#### What the task asks
Output each record exactly. Leave none out.

#### Supplied material
═══

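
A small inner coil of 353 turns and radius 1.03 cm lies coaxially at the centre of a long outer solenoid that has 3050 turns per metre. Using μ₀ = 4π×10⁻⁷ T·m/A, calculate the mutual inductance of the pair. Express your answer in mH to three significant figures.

M ≈ 0.451 mH

The outer solenoid produces a uniform field B₁ = μ₀n₁I₁ across the inner coil,
so the flux linkage is N₂Φ = N₂B₁A₂ = μ₀n₁N₂A₂·I₁, giving M = μ₀n₁N₂A₂.
A₂ = πr² = π(1.030×10^-2 m)² = 3.333×10^-4 m².
M = (4π×10⁻⁷)(3050)(353)(3.333×10^-4) = 4.509×10^-4 H.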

═══

#### Exercise output
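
A small inner coil of 353 turns and radius 1.03 cm lies coaxially at the centre of a long outer solenoid that has 3050 turns per metre. Using μ₀ = 4π×10⁻⁷ T·m/A, calculate the mutual inductance of the pair. Express your answer in mH to three significant figures.

M ≈ 0.451 mH

The outer solenoid produces a uniform field B₁ = μ₀n₁I₁ across the inner coil,
so the flux linkage is N₂Φ = N₂B₁A₂ = μ₀n₁N₂A₂·I₁, giving M = μ₀n₁N₂A₂.
A₂ = πr² = π(1.030×10^-2 m)² = 3.333×10^-4 m².
M = (4π×10⁻⁷)(3050)(353)(3.333×10^-4) = 4.509×10^-4 H.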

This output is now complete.